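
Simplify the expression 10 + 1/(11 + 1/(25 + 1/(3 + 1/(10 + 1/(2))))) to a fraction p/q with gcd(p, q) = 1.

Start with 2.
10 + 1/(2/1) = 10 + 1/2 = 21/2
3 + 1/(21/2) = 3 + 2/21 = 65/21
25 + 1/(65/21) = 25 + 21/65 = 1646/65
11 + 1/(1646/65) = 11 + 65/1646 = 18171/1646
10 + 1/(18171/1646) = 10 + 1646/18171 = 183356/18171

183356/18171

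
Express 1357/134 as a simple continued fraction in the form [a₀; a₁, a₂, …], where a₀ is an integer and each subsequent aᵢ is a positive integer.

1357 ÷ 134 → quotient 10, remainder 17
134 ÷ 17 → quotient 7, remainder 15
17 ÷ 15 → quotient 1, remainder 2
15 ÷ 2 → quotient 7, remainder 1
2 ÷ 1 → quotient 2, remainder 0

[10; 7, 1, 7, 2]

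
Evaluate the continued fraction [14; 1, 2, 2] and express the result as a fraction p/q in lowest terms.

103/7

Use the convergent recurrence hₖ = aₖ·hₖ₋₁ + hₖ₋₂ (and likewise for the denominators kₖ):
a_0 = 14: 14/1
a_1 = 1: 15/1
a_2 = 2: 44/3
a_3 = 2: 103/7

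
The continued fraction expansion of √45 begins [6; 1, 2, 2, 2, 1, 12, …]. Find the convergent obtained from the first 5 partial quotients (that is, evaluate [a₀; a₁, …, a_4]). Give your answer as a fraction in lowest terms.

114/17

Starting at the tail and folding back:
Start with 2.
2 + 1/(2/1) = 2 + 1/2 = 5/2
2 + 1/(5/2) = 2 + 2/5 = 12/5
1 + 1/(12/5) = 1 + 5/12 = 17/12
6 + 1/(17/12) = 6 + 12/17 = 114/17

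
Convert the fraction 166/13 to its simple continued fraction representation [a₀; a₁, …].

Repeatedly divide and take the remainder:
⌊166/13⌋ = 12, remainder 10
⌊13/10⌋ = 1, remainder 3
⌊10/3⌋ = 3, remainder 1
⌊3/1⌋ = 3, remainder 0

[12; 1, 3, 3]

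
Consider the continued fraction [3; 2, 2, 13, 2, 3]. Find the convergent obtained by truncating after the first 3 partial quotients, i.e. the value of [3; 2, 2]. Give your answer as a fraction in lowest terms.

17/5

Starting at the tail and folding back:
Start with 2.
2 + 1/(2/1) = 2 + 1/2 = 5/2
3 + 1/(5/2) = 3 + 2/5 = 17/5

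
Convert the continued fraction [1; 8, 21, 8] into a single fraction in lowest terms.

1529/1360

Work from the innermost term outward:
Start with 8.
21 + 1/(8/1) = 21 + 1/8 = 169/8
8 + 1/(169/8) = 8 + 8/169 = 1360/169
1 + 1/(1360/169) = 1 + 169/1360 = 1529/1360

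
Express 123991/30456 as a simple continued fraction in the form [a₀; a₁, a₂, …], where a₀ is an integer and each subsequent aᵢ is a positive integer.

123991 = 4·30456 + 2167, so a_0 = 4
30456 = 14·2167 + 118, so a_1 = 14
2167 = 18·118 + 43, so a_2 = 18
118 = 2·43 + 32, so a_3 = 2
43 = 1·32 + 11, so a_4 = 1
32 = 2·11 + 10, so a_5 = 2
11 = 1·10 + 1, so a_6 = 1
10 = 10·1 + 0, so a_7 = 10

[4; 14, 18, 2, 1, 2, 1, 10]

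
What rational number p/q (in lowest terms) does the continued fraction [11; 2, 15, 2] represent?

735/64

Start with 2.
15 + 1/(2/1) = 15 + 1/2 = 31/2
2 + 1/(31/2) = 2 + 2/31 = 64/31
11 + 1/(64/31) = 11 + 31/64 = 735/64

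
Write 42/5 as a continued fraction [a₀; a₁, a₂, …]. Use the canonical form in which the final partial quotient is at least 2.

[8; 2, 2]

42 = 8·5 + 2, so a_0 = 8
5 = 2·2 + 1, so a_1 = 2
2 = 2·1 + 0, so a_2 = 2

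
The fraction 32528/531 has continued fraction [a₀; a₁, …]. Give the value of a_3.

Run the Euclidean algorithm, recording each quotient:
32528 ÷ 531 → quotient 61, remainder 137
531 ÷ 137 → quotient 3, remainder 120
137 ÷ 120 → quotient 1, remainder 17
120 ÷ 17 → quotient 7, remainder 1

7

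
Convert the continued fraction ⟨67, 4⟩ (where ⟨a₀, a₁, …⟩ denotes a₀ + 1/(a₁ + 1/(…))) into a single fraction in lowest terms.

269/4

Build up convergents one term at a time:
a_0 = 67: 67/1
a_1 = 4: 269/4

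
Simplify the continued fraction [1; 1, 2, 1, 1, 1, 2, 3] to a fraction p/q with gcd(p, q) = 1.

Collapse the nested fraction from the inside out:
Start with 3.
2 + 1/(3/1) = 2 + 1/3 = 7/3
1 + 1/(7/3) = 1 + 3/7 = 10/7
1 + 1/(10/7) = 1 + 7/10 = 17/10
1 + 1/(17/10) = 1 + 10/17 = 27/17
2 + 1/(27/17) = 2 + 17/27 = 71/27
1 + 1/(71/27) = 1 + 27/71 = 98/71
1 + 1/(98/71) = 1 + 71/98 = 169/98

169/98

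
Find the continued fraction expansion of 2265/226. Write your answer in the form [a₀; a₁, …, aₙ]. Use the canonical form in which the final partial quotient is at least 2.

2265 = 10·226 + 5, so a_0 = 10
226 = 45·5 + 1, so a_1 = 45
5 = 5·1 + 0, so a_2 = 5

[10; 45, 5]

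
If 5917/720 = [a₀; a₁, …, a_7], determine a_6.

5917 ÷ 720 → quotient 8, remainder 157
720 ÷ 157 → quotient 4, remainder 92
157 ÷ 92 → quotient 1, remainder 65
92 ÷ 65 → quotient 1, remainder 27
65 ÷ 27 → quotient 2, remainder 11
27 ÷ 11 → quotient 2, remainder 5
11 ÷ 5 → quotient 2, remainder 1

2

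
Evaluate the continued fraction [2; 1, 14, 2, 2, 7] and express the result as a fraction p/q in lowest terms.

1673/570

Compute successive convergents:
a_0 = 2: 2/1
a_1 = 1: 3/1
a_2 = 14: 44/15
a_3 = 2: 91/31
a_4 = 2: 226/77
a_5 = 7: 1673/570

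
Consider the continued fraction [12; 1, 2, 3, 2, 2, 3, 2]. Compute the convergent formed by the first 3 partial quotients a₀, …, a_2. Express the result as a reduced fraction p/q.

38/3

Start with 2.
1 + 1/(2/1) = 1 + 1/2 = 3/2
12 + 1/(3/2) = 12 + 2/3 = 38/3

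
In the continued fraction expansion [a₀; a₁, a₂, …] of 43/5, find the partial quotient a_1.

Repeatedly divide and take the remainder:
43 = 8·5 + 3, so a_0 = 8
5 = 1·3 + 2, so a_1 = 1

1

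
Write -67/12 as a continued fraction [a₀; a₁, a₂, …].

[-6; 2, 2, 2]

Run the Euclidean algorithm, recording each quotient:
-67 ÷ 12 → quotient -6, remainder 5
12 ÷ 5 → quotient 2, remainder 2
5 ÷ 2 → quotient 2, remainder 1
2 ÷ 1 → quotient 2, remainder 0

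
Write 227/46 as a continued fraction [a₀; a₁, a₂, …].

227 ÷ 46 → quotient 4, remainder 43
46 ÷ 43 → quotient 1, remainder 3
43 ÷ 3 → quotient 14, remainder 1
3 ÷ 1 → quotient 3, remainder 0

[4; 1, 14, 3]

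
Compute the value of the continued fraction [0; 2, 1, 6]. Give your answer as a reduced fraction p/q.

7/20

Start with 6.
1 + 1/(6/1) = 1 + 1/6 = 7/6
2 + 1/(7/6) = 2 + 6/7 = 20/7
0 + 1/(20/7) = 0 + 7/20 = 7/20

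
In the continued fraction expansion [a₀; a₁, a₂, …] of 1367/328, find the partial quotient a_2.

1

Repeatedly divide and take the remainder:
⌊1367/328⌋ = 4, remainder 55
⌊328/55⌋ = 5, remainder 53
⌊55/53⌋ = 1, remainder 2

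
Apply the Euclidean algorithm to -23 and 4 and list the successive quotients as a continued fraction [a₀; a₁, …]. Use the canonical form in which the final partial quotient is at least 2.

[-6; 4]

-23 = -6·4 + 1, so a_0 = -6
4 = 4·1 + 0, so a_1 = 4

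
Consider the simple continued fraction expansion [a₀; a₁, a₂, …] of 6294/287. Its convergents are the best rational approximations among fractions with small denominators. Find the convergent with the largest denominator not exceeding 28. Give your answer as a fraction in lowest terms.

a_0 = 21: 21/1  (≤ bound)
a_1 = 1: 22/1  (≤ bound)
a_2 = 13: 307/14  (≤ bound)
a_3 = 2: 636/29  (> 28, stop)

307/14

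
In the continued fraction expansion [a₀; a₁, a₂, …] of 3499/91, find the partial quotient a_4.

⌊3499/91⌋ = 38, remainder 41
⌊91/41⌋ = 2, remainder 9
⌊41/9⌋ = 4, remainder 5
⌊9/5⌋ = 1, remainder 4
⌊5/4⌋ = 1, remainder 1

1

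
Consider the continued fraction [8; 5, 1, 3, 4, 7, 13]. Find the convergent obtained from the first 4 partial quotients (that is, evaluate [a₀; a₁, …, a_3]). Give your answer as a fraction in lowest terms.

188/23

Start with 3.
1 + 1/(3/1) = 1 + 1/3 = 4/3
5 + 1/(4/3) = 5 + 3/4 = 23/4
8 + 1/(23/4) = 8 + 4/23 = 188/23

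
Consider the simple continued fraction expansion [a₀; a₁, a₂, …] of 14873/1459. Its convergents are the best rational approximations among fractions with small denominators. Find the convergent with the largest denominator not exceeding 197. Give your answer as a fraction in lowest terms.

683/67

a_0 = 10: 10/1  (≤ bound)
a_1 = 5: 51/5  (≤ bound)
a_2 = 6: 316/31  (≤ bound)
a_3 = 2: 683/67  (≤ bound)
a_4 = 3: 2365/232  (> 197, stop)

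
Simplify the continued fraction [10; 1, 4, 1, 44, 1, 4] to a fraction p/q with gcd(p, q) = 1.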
· · ·
◆ About this task: An exact repeat of the lines from the one containing "Consider the continued fraction [8;" through the final line of the entries is the whole answer.

◆ Answer to the exercise:
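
Consider the continued fraction [8; 5, 1, 3, 4, 7, 13]. Find the convergent obtained from the first 4 partial quotients (that is, evaluate [a₀; a₁, …, a_3]). Give your answer as a fraction in lowest terms.

188/23

Start with 3.
1 + 1/(3/1) = 1 + 1/3 = 4/3
5 + 1/(4/3) = 5 + 3/4 = 23/4
8 + 1/(23/4) = 8 + 4/23 = 188/23

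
Consider the simple continued fraction expansion [a₀; a₁, a₂, …] of 14873/1459. Its convergents are the best rational approximations among fractions with small denominators. Find the convergent with the largest denominator not exceeding 197. Give your answer as a fraction in lowest terms.

683/67

a_0 = 10: 10/1  (≤ bound)
a_1 = 5: 51/5  (≤ bound)
a_2 = 6: 316/31  (≤ bound)
a_3 = 2: 683/67  (≤ bound)
a_4 = 3: 2365/232  (> 197, stop)

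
Simplify the continued fraction [10; 1, 4, 1, 44, 1, 4] to a fraction p/q with gcd(p, q) = 1.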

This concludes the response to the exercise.